*ACTIVITY*: Go through the entries one line at a time, and gather every line that has the word "newspaper".

*EXTRACTED ENTRIES*:
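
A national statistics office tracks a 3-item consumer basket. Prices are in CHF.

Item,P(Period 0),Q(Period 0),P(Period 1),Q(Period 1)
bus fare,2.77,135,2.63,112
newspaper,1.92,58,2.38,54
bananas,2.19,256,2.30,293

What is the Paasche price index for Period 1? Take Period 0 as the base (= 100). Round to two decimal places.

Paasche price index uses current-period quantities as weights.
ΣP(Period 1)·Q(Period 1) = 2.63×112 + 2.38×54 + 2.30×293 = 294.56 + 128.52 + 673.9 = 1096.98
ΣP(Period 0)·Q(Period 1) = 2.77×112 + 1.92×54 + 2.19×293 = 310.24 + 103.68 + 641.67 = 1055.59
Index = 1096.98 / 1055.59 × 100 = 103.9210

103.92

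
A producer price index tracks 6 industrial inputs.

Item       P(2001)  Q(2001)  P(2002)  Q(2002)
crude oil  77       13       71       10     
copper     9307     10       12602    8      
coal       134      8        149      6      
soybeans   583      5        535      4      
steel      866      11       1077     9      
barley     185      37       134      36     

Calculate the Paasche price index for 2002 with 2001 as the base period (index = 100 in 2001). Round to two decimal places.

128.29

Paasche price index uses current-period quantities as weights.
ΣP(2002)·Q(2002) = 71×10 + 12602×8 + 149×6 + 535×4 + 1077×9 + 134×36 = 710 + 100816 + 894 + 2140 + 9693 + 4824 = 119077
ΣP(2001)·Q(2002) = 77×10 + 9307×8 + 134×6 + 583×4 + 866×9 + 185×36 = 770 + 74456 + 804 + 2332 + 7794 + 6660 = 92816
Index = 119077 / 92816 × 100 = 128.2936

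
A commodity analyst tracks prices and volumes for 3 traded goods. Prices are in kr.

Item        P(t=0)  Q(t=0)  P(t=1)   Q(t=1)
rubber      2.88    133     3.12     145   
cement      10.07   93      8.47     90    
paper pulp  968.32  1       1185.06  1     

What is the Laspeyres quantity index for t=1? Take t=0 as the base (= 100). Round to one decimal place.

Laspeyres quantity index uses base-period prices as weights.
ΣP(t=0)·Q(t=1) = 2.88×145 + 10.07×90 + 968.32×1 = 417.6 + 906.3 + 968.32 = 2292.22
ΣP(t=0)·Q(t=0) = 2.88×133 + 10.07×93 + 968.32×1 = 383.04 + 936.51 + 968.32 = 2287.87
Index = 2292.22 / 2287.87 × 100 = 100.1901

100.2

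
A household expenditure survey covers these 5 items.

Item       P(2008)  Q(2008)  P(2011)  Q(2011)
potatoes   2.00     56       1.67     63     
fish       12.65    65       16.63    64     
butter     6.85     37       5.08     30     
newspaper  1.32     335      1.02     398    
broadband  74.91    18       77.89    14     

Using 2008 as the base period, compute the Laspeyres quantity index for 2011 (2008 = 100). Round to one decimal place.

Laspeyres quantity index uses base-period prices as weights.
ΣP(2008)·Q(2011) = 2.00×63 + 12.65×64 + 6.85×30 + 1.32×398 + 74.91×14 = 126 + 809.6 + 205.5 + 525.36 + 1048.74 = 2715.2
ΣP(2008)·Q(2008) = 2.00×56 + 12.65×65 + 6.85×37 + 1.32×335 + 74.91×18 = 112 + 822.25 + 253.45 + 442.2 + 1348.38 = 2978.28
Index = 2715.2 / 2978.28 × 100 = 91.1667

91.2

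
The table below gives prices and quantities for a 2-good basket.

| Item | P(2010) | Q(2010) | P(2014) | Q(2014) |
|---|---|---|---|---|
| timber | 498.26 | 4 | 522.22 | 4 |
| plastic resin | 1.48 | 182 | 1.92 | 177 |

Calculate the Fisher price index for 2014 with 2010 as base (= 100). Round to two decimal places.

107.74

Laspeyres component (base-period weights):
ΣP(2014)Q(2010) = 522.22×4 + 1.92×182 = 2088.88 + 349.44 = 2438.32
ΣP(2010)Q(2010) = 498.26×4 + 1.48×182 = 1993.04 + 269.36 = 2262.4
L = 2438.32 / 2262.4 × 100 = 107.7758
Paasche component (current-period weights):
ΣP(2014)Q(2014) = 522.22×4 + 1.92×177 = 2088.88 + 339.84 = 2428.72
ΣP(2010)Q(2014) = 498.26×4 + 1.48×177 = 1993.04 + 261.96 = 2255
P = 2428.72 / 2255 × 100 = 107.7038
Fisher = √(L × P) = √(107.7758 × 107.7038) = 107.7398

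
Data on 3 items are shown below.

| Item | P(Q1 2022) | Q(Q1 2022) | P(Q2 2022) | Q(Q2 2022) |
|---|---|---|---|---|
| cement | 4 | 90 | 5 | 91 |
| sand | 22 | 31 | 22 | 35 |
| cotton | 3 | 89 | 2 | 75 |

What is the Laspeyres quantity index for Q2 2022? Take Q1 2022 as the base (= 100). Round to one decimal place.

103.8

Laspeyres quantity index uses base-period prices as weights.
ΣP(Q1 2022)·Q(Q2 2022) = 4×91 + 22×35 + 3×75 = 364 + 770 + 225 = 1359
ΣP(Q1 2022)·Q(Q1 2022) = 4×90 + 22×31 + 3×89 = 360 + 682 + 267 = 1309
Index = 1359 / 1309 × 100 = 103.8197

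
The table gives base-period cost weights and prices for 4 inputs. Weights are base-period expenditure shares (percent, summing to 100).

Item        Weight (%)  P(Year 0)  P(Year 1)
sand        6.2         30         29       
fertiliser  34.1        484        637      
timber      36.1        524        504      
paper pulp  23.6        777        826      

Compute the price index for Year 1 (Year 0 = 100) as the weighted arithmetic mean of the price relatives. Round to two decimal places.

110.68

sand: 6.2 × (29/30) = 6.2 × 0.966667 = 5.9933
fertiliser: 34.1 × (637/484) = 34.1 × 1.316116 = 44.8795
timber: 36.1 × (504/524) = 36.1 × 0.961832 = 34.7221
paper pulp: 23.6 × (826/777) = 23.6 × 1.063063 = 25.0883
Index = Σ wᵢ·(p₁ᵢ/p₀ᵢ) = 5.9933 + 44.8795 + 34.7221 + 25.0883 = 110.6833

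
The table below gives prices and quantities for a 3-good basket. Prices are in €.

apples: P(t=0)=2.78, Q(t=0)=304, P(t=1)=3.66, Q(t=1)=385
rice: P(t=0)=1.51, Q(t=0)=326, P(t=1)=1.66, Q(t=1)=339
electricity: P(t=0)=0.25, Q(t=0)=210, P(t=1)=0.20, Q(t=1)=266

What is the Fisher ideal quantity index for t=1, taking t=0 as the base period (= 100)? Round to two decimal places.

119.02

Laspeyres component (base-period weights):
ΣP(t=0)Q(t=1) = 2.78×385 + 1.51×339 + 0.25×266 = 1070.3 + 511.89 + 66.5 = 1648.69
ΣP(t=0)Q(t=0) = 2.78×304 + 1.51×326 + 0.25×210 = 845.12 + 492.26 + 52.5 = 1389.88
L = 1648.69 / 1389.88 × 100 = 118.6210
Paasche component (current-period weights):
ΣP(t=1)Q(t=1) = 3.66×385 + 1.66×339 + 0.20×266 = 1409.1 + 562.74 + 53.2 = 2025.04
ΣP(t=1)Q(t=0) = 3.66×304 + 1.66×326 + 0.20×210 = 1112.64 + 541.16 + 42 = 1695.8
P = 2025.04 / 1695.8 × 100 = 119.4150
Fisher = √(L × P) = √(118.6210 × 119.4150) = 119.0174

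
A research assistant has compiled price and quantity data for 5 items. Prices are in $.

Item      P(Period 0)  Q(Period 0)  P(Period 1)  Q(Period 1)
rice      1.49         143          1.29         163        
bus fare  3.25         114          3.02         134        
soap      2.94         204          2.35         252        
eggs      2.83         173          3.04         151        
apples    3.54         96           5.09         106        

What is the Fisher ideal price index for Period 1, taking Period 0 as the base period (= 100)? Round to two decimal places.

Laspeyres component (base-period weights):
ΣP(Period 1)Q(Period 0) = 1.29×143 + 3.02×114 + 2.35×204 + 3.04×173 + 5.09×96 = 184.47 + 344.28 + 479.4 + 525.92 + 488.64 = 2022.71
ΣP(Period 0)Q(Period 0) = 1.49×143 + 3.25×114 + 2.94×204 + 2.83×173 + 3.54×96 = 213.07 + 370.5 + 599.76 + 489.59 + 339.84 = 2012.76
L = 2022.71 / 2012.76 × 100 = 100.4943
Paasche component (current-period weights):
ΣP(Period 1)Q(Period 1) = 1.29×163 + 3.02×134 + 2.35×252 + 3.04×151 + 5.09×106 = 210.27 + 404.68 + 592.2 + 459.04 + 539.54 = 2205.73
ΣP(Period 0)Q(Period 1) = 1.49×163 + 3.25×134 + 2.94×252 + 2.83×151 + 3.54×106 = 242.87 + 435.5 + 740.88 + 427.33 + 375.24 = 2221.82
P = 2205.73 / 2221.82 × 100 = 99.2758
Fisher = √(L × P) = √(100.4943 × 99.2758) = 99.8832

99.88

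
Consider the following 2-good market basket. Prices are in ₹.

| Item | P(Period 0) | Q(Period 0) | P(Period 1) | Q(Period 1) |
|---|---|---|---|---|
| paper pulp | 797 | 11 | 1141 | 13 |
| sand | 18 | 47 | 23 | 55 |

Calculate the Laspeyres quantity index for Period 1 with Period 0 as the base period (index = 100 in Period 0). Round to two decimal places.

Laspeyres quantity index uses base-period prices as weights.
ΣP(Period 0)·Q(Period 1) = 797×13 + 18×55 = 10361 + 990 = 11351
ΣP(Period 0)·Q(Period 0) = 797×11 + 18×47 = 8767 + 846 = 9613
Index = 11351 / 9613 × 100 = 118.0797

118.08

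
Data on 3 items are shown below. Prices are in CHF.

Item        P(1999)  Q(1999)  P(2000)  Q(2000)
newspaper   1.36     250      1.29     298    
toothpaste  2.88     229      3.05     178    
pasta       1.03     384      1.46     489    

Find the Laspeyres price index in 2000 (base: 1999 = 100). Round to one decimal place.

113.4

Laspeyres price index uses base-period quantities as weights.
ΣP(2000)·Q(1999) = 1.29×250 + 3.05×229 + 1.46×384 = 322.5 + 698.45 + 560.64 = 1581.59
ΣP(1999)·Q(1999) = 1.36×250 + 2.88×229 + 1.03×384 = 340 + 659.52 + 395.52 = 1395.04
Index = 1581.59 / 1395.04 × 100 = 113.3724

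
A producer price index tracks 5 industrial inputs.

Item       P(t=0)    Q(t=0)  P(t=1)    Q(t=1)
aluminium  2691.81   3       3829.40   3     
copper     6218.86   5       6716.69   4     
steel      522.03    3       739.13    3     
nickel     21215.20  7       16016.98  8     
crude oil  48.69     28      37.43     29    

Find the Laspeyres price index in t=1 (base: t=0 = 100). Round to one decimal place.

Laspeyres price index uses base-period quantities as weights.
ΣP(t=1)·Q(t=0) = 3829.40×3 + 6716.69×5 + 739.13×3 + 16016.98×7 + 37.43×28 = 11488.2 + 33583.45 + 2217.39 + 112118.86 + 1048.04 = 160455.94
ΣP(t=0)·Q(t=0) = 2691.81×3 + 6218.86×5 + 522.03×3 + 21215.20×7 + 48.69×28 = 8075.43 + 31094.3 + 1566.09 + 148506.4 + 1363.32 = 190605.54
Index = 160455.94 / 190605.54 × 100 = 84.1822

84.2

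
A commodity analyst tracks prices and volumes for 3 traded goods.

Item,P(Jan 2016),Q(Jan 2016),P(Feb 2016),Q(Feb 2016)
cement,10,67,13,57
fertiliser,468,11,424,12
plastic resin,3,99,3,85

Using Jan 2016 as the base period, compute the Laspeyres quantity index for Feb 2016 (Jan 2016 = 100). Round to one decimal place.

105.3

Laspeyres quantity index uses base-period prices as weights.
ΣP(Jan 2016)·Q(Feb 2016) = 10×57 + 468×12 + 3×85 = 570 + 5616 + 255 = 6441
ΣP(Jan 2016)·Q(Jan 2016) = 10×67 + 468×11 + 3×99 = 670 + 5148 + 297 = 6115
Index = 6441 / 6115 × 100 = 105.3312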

*WRITTEN ANSWER*:
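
newspaper,1.92,58,2.38,54
newspaper  1.32     335      1.02     398    
newspaper   1.36     250      1.29     298    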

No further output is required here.